◆ EXERCISE BRIEF:
Give back each line of the material that contains the word "tiles".

◆ DATA SUPPLIED:
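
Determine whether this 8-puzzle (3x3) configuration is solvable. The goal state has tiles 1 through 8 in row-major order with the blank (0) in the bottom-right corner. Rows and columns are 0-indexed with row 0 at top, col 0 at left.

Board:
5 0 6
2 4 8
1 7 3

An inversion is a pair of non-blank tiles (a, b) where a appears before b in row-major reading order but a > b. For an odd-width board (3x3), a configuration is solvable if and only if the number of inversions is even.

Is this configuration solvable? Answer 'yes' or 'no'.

Inversions (pairs i<j in row-major order where tile[i] > tile[j] > 0): 15
15 is odd, so the puzzle is not solvable.

Answer: no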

◆ RESPONSE BELOW:
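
Determine whether this 8-puzzle (3x3) configuration is solvable. The goal state has tiles 1 through 8 in row-major order with the blank (0) in the bottom-right corner. Rows and columns are 0-indexed with row 0 at top, col 0 at left.
An inversion is a pair of non-blank tiles (a, b) where a appears before b in row-major reading order but a > b. For an odd-width board (3x3), a configuration is solvable if and only if the number of inversions is even.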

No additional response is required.